EXCERPTED RECORDS:

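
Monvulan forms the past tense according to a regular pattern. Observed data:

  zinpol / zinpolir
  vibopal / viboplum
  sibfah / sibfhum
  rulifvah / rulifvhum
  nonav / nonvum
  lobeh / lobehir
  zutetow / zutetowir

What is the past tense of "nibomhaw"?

"nibomhaw" has last vowel 'a'. The stems whose last vowel is 'a' (rulifvah → rulifvhum, sibfah → sibfhum, nonav → nonvum) delete the last vowel and add -um.
So nibomhaw → nibomhwum.

nibomhwum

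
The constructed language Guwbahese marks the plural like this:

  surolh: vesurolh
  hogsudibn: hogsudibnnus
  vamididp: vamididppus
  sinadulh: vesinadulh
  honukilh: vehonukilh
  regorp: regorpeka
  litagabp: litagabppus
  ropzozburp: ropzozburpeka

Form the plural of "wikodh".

ropzozburp and litagabp both end in -p yet inflect differently (ropzozburpeka, litagabppus), so the final letter is not what conditions the rule; the second-to-last letter is.
"wikodh" has second-to-last letter 'd'. The one such stem in the data (vamididp → vamididppus) doubles the final consonant and adds -us (as do litagabp, hogsudibn), so the same rule applies.
The other patterns: stems whose second-to-last letter is 'r' add -eka; stems whose second-to-last letter is 'l' add the prefix ve-.
So wikodh → wikodhhus.

wikodhhus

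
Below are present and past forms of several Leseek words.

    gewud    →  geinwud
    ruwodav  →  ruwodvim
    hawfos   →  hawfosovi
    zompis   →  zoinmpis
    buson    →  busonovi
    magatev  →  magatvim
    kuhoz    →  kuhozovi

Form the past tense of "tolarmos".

hawfos and zompis both end in -s yet inflect differently (hawfosovi, zoinmpis), so the final letter is not what conditions the rule; the last vowel is.
"tolarmos" has last vowel 'o'. The stems whose last vowel is 'o' (hawfos → hawfosovi, kuhoz → kuhozovi, buson → busonovi) add -ovi.
The other patterns: stems whose last vowel is 'i' or 'u' insert -in- after the first vowel; stems whose last vowel is 'a' or 'e' delete the last vowel and add -im.
So tolarmos → tolarmosovi.

tolarmosovi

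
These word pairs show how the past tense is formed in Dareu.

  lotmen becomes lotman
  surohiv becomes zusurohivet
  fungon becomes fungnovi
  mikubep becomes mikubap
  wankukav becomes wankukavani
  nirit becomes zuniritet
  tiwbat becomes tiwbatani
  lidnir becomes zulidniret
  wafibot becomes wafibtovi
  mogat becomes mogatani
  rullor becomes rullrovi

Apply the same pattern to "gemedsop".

gemedspovi

lotmen and fungon both end in -n yet inflect differently (lotman, fungnovi), so the final letter is not what conditions the rule; the last vowel is.
"gemedsop" has last vowel 'o'. The stems whose last vowel is 'o' (rullor → rullrovi, fungon → fungnovi, wafibot → wafibtovi) delete the last vowel and add -ovi.
So gemedsop → gemedspovi.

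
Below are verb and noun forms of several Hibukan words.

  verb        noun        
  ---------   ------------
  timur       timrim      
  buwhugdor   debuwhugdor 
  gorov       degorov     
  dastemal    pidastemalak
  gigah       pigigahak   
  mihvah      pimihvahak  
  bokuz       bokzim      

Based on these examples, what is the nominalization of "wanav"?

"wanav" has last vowel 'a'. The stems whose last vowel is 'a' (gigah → pigigahak, mihvah → pimihvahak, dastemal → pidastemalak) add pi- … -ak around the stem.
The other patterns: stems whose last vowel is 'o' add the prefix de-; stems whose last vowel is 'u' delete the last vowel and add -im.
So wanav → piwanavak.

piwanavak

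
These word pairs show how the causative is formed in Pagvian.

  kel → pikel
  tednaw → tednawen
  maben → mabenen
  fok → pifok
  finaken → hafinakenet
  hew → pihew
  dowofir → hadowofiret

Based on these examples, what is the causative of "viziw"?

"viziw" has 2 vowels. The stems with 2 vowels (tednaw → tednawen, maben → mabenen) add -en.
The other patterns: stems with 1 vowel add the prefix pi-; stems with 3 vowels add ha- … -et around the stem.
So viziw → viziwen.

viziwen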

WHAT TO DO: Exactly as they stand, set down the lines from the top of the data through the line with "zutetow / zutetowir".

EXPECTED ANSWER:
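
Monvulan forms the past tense according to a regular pattern. Observed data:

  zinpol / zinpolir
  vibopal / viboplum
  sibfah / sibfhum
  rulifvah / rulifvhum
  nonav / nonvum
  lobeh / lobehir
  zutetow / zutetowir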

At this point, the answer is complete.